──────── Available records

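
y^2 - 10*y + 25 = (y - 5)^2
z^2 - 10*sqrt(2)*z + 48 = (z - 6*sqrt(2))*(z - 4*sqrt(2))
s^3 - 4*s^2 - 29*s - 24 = (s - 8)*(s + 1)*(s + 3)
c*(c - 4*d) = c^2 - 4*c*d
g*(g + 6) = g^2 + 6*g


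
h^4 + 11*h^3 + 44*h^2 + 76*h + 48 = (h + 2)^2*(h + 3)*(h + 4)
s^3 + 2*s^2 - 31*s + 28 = (s - 4)*(s - 1)*(s + 7)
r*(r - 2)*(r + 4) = r^3 + 2*r^2 - 8*r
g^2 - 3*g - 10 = (g - 5)*(g + 2)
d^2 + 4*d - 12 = (d - 2)*(d + 6)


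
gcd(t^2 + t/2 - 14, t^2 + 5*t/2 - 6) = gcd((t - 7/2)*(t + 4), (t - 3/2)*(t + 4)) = t + 4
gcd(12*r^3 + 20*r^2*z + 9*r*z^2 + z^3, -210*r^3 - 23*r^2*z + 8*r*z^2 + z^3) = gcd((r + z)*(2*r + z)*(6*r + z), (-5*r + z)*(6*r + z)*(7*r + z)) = 6*r + z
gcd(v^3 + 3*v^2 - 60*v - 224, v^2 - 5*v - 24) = v - 8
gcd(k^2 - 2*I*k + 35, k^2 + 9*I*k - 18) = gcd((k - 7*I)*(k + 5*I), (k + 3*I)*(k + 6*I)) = 1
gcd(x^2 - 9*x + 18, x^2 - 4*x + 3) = x - 3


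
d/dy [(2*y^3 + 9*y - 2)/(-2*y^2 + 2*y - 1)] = (-4*y^4 + 8*y^3 + 12*y^2 - 8*y - 5)/(4*y^4 - 8*y^3 + 8*y^2 - 4*y + 1)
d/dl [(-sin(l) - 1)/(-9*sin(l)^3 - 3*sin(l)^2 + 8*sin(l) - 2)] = (-18*sin(l)^3 - 30*sin(l)^2 - 6*sin(l) + 10)*cos(l)/(9*sin(l)^3 + 3*sin(l)^2 - 8*sin(l) + 2)^2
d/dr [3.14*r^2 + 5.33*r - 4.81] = 6.28*r + 5.33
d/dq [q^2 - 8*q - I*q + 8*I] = 2*q - 8 - I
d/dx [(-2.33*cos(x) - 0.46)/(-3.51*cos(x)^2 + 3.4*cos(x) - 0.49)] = (8.1783*cos(x)^2 + 3.2292*cos(x) - 2.7057)*sin(x)/(12.3201*cos(x)^4 - 23.868*cos(x)^3 + 14.9998*cos(x)^2 - 3.332*cos(x) + 0.2401)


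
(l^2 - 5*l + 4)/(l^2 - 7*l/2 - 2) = 2*(l - 1)/(2*l + 1)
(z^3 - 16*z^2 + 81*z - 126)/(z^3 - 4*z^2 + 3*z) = (z^2 - 13*z + 42)/(z*(z - 1))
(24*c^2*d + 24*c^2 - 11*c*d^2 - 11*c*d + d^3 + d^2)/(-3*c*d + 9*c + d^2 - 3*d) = (-8*c*d - 8*c + d^2 + d)/(d - 3)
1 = 1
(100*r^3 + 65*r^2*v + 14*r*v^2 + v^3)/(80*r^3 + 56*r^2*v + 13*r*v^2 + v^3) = (5*r + v)/(4*r + v)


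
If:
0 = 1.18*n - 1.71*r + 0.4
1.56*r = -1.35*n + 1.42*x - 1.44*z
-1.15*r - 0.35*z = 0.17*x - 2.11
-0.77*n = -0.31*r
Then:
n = 0.13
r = 0.32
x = 3.69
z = 3.17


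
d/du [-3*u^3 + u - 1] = 1 - 9*u^2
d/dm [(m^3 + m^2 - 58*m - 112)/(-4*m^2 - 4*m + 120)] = (-m^4 - 2*m^3 + 31*m^2 - 164*m - 1852)/(4*(m^4 + 2*m^3 - 59*m^2 - 60*m + 900))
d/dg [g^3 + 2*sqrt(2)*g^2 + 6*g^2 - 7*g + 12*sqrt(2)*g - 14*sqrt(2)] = 3*g^2 + 4*sqrt(2)*g + 12*g - 7 + 12*sqrt(2)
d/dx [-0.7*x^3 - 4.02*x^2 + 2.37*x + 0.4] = -2.1*x^2 - 8.04*x + 2.37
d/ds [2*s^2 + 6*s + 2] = 4*s + 6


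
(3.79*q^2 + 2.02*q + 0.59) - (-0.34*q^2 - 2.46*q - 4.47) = 4.13*q^2 + 4.48*q + 5.06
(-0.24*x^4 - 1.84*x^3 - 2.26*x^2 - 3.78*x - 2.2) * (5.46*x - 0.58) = -1.3104*x^5 - 9.9072*x^4 - 11.2724*x^3 - 19.328*x^2 - 9.8196*x + 1.276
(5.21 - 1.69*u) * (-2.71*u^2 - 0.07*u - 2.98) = 4.5799*u^3 - 14.0008*u^2 + 4.6715*u - 15.5258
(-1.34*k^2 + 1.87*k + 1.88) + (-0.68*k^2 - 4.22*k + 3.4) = -2.02*k^2 - 2.35*k + 5.28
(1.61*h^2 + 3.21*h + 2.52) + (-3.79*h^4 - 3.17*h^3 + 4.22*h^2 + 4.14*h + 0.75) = -3.79*h^4 - 3.17*h^3 + 5.83*h^2 + 7.35*h + 3.27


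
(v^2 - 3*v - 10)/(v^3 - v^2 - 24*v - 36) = (v - 5)/(v^2 - 3*v - 18)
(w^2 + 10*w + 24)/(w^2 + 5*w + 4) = (w + 6)/(w + 1)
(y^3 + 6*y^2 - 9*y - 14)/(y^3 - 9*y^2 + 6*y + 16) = (y + 7)/(y - 8)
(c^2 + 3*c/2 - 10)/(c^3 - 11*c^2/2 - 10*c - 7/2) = (-2*c^2 - 3*c + 20)/(-2*c^3 + 11*c^2 + 20*c + 7)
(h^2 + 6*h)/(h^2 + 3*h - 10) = h*(h + 6)/(h^2 + 3*h - 10)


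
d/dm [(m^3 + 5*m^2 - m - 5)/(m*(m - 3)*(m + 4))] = 2*(-2*m^4 - 11*m^3 - 22*m^2 + 5*m - 30)/(m^2*(m^4 + 2*m^3 - 23*m^2 - 24*m + 144))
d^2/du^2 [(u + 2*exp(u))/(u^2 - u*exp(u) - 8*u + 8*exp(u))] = (2*(u + 2*exp(u))*(u*exp(u) - 2*u - 7*exp(u) + 8)^2 + (-(u + 2*exp(u))*(-u*exp(u) + 6*exp(u) + 2) + 2*(2*exp(u) + 1)*(u*exp(u) - 2*u - 7*exp(u) + 8))*(u^2 - u*exp(u) - 8*u + 8*exp(u)) + 2*(u^2 - u*exp(u) - 8*u + 8*exp(u))^2*exp(u))/(u^2 - u*exp(u) - 8*u + 8*exp(u))^3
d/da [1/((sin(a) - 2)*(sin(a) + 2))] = -sin(2*a)/((sin(a) - 2)^2*(sin(a) + 2)^2)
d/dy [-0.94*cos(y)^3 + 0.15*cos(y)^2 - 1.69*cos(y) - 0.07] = (2.82*cos(y)^2 - 0.3*cos(y) + 1.69)*sin(y)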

────────────────

» Activity
Using the records above, copy exactly the lines from the one containing "d/dg [g^3 +" through the last, inclusive, and nothing else.

» Written solution
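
d/dg [g^3 + 2*sqrt(2)*g^2 + 6*g^2 - 7*g + 12*sqrt(2)*g - 14*sqrt(2)] = 3*g^2 + 4*sqrt(2)*g + 12*g - 7 + 12*sqrt(2)
d/dx [-0.7*x^3 - 4.02*x^2 + 2.37*x + 0.4] = -2.1*x^2 - 8.04*x + 2.37
d/ds [2*s^2 + 6*s + 2] = 4*s + 6


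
(3.79*q^2 + 2.02*q + 0.59) - (-0.34*q^2 - 2.46*q - 4.47) = 4.13*q^2 + 4.48*q + 5.06
(-0.24*x^4 - 1.84*x^3 - 2.26*x^2 - 3.78*x - 2.2) * (5.46*x - 0.58) = -1.3104*x^5 - 9.9072*x^4 - 11.2724*x^3 - 19.328*x^2 - 9.8196*x + 1.276
(5.21 - 1.69*u) * (-2.71*u^2 - 0.07*u - 2.98) = 4.5799*u^3 - 14.0008*u^2 + 4.6715*u - 15.5258
(-1.34*k^2 + 1.87*k + 1.88) + (-0.68*k^2 - 4.22*k + 3.4) = -2.02*k^2 - 2.35*k + 5.28
(1.61*h^2 + 3.21*h + 2.52) + (-3.79*h^4 - 3.17*h^3 + 4.22*h^2 + 4.14*h + 0.75) = -3.79*h^4 - 3.17*h^3 + 5.83*h^2 + 7.35*h + 3.27


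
(v^2 - 3*v - 10)/(v^3 - v^2 - 24*v - 36) = (v - 5)/(v^2 - 3*v - 18)
(w^2 + 10*w + 24)/(w^2 + 5*w + 4) = (w + 6)/(w + 1)
(y^3 + 6*y^2 - 9*y - 14)/(y^3 - 9*y^2 + 6*y + 16) = (y + 7)/(y - 8)
(c^2 + 3*c/2 - 10)/(c^3 - 11*c^2/2 - 10*c - 7/2) = (-2*c^2 - 3*c + 20)/(-2*c^3 + 11*c^2 + 20*c + 7)
(h^2 + 6*h)/(h^2 + 3*h - 10) = h*(h + 6)/(h^2 + 3*h - 10)


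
d/dm [(m^3 + 5*m^2 - m - 5)/(m*(m - 3)*(m + 4))] = 2*(-2*m^4 - 11*m^3 - 22*m^2 + 5*m - 30)/(m^2*(m^4 + 2*m^3 - 23*m^2 - 24*m + 144))
d^2/du^2 [(u + 2*exp(u))/(u^2 - u*exp(u) - 8*u + 8*exp(u))] = (2*(u + 2*exp(u))*(u*exp(u) - 2*u - 7*exp(u) + 8)^2 + (-(u + 2*exp(u))*(-u*exp(u) + 6*exp(u) + 2) + 2*(2*exp(u) + 1)*(u*exp(u) - 2*u - 7*exp(u) + 8))*(u^2 - u*exp(u) - 8*u + 8*exp(u)) + 2*(u^2 - u*exp(u) - 8*u + 8*exp(u))^2*exp(u))/(u^2 - u*exp(u) - 8*u + 8*exp(u))^3
d/da [1/((sin(a) - 2)*(sin(a) + 2))] = -sin(2*a)/((sin(a) - 2)^2*(sin(a) + 2)^2)
d/dy [-0.94*cos(y)^3 + 0.15*cos(y)^2 - 1.69*cos(y) - 0.07] = (2.82*cos(y)^2 - 0.3*cos(y) + 1.69)*sin(y)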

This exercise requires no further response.